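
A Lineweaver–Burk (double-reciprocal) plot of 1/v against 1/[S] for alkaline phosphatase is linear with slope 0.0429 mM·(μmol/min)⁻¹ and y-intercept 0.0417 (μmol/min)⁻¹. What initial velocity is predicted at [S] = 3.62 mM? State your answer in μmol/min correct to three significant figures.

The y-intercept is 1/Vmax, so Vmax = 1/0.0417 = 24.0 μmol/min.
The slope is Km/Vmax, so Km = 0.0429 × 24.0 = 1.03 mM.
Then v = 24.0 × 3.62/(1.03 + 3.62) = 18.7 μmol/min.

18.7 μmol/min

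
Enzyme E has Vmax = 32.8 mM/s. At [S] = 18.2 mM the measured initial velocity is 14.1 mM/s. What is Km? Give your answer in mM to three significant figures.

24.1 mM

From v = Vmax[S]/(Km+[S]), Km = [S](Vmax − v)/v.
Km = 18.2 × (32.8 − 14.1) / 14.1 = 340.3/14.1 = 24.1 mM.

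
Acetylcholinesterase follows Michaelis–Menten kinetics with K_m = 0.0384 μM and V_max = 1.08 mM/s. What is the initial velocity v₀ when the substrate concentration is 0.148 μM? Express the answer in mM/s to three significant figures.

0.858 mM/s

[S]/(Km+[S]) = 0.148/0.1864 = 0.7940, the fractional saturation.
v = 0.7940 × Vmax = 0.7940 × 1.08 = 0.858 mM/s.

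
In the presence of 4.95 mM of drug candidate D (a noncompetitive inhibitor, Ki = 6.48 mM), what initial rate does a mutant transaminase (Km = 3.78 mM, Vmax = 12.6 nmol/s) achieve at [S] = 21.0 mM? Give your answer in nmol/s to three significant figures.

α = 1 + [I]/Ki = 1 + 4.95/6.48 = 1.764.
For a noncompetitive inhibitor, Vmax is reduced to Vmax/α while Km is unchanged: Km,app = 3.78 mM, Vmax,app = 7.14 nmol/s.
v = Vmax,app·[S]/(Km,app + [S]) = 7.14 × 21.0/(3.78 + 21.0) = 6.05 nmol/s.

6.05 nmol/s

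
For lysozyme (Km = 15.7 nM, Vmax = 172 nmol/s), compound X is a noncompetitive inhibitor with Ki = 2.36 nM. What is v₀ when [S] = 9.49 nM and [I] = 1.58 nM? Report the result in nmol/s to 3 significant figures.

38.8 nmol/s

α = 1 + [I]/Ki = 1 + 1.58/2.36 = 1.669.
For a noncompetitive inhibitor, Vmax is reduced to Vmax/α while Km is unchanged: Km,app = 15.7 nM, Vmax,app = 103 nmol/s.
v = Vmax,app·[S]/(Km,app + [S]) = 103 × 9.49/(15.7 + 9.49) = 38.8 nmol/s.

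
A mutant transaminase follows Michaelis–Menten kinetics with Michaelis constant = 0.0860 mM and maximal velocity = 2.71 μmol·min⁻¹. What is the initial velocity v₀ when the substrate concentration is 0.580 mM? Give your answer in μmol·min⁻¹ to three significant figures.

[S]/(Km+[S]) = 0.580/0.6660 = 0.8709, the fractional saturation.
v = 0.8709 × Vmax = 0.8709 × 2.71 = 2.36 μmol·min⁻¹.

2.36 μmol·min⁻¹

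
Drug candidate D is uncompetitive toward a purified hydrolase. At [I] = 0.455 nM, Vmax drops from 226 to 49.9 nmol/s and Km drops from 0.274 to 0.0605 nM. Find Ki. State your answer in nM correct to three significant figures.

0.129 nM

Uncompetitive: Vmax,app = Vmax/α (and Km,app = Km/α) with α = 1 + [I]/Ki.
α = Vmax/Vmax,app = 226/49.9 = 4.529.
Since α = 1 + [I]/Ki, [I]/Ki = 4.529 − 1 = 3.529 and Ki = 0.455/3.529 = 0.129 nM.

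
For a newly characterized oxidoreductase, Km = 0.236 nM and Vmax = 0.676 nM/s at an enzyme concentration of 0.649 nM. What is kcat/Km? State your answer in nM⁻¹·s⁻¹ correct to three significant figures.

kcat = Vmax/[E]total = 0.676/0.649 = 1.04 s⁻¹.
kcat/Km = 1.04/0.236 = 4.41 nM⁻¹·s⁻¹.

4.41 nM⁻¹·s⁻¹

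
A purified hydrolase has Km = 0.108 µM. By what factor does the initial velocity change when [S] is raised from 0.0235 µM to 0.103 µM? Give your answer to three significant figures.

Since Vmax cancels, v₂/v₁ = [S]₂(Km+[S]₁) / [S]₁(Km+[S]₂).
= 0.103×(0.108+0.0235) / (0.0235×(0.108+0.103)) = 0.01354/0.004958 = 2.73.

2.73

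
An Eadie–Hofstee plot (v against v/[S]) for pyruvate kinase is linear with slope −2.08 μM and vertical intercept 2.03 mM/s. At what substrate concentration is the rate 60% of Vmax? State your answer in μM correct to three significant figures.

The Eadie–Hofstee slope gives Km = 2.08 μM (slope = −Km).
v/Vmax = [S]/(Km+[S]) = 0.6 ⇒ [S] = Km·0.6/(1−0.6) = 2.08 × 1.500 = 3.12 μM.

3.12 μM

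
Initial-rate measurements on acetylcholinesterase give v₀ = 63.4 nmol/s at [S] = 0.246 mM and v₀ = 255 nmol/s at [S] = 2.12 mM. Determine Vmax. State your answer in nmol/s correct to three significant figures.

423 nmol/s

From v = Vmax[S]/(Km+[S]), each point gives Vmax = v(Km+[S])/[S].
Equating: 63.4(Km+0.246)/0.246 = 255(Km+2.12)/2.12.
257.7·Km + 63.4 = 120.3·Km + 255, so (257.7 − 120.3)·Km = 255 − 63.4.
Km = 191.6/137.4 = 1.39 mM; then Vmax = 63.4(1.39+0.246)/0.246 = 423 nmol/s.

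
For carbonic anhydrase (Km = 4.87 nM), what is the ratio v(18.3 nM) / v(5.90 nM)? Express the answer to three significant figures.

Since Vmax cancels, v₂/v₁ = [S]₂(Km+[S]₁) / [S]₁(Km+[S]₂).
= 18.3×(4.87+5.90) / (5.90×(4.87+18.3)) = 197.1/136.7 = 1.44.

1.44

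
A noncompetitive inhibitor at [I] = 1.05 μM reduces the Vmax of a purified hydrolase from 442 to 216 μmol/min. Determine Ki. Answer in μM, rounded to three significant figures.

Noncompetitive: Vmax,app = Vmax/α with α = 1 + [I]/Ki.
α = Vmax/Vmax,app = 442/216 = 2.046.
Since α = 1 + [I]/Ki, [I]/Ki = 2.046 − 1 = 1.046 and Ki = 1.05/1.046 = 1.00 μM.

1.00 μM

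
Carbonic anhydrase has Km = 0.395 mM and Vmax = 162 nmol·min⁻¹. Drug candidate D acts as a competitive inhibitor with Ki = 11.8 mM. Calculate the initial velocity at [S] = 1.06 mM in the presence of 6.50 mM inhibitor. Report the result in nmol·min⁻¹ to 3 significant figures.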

Task brief: Transcribe the listing above exactly as shown.

Solved problem:
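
A Lineweaver–Burk (double-reciprocal) plot of 1/v against 1/[S] for alkaline phosphatase is linear with slope 0.0429 mM·(μmol/min)⁻¹ and y-intercept 0.0417 (μmol/min)⁻¹. What initial velocity is predicted at [S] = 3.62 mM? State your answer in μmol/min correct to three significant figures.

The y-intercept is 1/Vmax, so Vmax = 1/0.0417 = 24.0 μmol/min.
The slope is Km/Vmax, so Km = 0.0429 × 24.0 = 1.03 mM.
Then v = 24.0 × 3.62/(1.03 + 3.62) = 18.7 μmol/min.

18.7 μmol/min

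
Enzyme E has Vmax = 32.8 mM/s. At [S] = 18.2 mM the measured initial velocity is 14.1 mM/s. What is Km? Give your answer in mM to three significant figures.

24.1 mM

From v = Vmax[S]/(Km+[S]), Km = [S](Vmax − v)/v.
Km = 18.2 × (32.8 − 14.1) / 14.1 = 340.3/14.1 = 24.1 mM.

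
Acetylcholinesterase follows Michaelis–Menten kinetics with K_m = 0.0384 μM and V_max = 1.08 mM/s. What is the initial velocity v₀ when the substrate concentration is 0.148 μM? Express the answer in mM/s to three significant figures.

0.858 mM/s

[S]/(Km+[S]) = 0.148/0.1864 = 0.7940, the fractional saturation.
v = 0.7940 × Vmax = 0.7940 × 1.08 = 0.858 mM/s.

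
In the presence of 4.95 mM of drug candidate D (a noncompetitive inhibitor, Ki = 6.48 mM), what initial rate does a mutant transaminase (Km = 3.78 mM, Vmax = 12.6 nmol/s) achieve at [S] = 21.0 mM? Give your answer in nmol/s to three significant figures.

α = 1 + [I]/Ki = 1 + 4.95/6.48 = 1.764.
For a noncompetitive inhibitor, Vmax is reduced to Vmax/α while Km is unchanged: Km,app = 3.78 mM, Vmax,app = 7.14 nmol/s.
v = Vmax,app·[S]/(Km,app + [S]) = 7.14 × 21.0/(3.78 + 21.0) = 6.05 nmol/s.

6.05 nmol/s

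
For lysozyme (Km = 15.7 nM, Vmax = 172 nmol/s), compound X is a noncompetitive inhibitor with Ki = 2.36 nM. What is v₀ when [S] = 9.49 nM and [I] = 1.58 nM? Report the result in nmol/s to 3 significant figures.

38.8 nmol/s

α = 1 + [I]/Ki = 1 + 1.58/2.36 = 1.669.
For a noncompetitive inhibitor, Vmax is reduced to Vmax/α while Km is unchanged: Km,app = 15.7 nM, Vmax,app = 103 nmol/s.
v = Vmax,app·[S]/(Km,app + [S]) = 103 × 9.49/(15.7 + 9.49) = 38.8 nmol/s.

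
A mutant transaminase follows Michaelis–Menten kinetics with Michaelis constant = 0.0860 mM and maximal velocity = 2.71 μmol·min⁻¹. What is the initial velocity v₀ when the substrate concentration is 0.580 mM? Give your answer in μmol·min⁻¹ to three significant figures.

[S]/(Km+[S]) = 0.580/0.6660 = 0.8709, the fractional saturation.
v = 0.8709 × Vmax = 0.8709 × 2.71 = 2.36 μmol·min⁻¹.

2.36 μmol·min⁻¹

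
Drug candidate D is uncompetitive toward a purified hydrolase. At [I] = 0.455 nM, Vmax drops from 226 to 49.9 nmol/s and Km drops from 0.274 to 0.0605 nM. Find Ki. State your answer in nM correct to three significant figures.

0.129 nM

Uncompetitive: Vmax,app = Vmax/α (and Km,app = Km/α) with α = 1 + [I]/Ki.
α = Vmax/Vmax,app = 226/49.9 = 4.529.
Since α = 1 + [I]/Ki, [I]/Ki = 4.529 − 1 = 3.529 and Ki = 0.455/3.529 = 0.129 nM.

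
For a newly characterized oxidoreductase, Km = 0.236 nM and Vmax = 0.676 nM/s at an enzyme concentration of 0.649 nM. What is kcat/Km? State your answer in nM⁻¹·s⁻¹ correct to three significant figures.

kcat = Vmax/[E]total = 0.676/0.649 = 1.04 s⁻¹.
kcat/Km = 1.04/0.236 = 4.41 nM⁻¹·s⁻¹.

4.41 nM⁻¹·s⁻¹

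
A purified hydrolase has Km = 0.108 µM. By what factor does the initial velocity change when [S] is raised from 0.0235 µM to 0.103 µM? Give your answer to three significant figures.

Since Vmax cancels, v₂/v₁ = [S]₂(Km+[S]₁) / [S]₁(Km+[S]₂).
= 0.103×(0.108+0.0235) / (0.0235×(0.108+0.103)) = 0.01354/0.004958 = 2.73.

2.73

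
An Eadie–Hofstee plot (v against v/[S]) for pyruvate kinase is linear with slope −2.08 μM and vertical intercept 2.03 mM/s. At what substrate concentration is the rate 60% of Vmax? State your answer in μM correct to three significant figures.

The Eadie–Hofstee slope gives Km = 2.08 μM (slope = −Km).
v/Vmax = [S]/(Km+[S]) = 0.6 ⇒ [S] = Km·0.6/(1−0.6) = 2.08 × 1.500 = 3.12 μM.

3.12 μM

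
Initial-rate measurements on acetylcholinesterase give v₀ = 63.4 nmol/s at [S] = 0.246 mM and v₀ = 255 nmol/s at [S] = 2.12 mM. Determine Vmax. State your answer in nmol/s correct to three significant figures.

423 nmol/s

From v = Vmax[S]/(Km+[S]), each point gives Vmax = v(Km+[S])/[S].
Equating: 63.4(Km+0.246)/0.246 = 255(Km+2.12)/2.12.
257.7·Km + 63.4 = 120.3·Km + 255, so (257.7 − 120.3)·Km = 255 − 63.4.
Km = 191.6/137.4 = 1.39 mM; then Vmax = 63.4(1.39+0.246)/0.246 = 423 nmol/s.

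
For carbonic anhydrase (Km = 4.87 nM), what is the ratio v(18.3 nM) / v(5.90 nM)? Express the answer to three significant figures.

Since Vmax cancels, v₂/v₁ = [S]₂(Km+[S]₁) / [S]₁(Km+[S]₂).
= 18.3×(4.87+5.90) / (5.90×(4.87+18.3)) = 197.1/136.7 = 1.44.

1.44

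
A noncompetitive inhibitor at [I] = 1.05 μM reduces the Vmax of a purified hydrolase from 442 to 216 μmol/min. Determine Ki. Answer in μM, rounded to three significant figures.

Noncompetitive: Vmax,app = Vmax/α with α = 1 + [I]/Ki.
α = Vmax/Vmax,app = 442/216 = 2.046.
Since α = 1 + [I]/Ki, [I]/Ki = 2.046 − 1 = 1.046 and Ki = 1.05/1.046 = 1.00 μM.

1.00 μM

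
Carbonic anhydrase has Km = 0.395 mM and Vmax = 162 nmol·min⁻¹. Drug candidate D acts as a competitive inhibitor with Ki = 11.8 mM. Calculate the initial velocity at [S] = 1.06 mM in the presence of 6.50 mM inhibitor. Report the result in nmol·min⁻¹ to 3 significant figures.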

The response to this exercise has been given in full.